#### [Exercise aim]
All of the data is to be printed again exactly as it appears.

START Available records

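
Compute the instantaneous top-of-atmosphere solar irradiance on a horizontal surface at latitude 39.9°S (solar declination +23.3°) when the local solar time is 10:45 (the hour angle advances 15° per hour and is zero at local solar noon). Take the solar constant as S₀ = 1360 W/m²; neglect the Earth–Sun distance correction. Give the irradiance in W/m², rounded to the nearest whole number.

Hour angle H = 15° × (10.75 − 12) = -18.75°.
cos θ_z = sin(-39.9°) sin(23.3°) + cos(-39.9°) cos(23.3°) cos(-18.75°) = -0.2537 + 0.6672 = 0.4135.
Top-of-atmosphere irradiance = S₀ cos θ_z = 1360 × 0.4135 = 562.36 W/m².

562 W/m²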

END Available records

#### [Solution]
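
Compute the instantaneous top-of-atmosphere solar irradiance on a horizontal surface at latitude 39.9°S (solar declination +23.3°) when the local solar time is 10:45 (the hour angle advances 15° per hour and is zero at local solar noon). Take the solar constant as S₀ = 1360 W/m²; neglect the Earth–Sun distance correction. Give the irradiance in W/m², rounded to the nearest whole number.

Hour angle H = 15° × (10.75 − 12) = -18.75°.
cos θ_z = sin(-39.9°) sin(23.3°) + cos(-39.9°) cos(23.3°) cos(-18.75°) = -0.2537 + 0.6672 = 0.4135.
Top-of-atmosphere irradiance = S₀ cos θ_z = 1360 × 0.4135 = 562.36 W/m².

562 W/m²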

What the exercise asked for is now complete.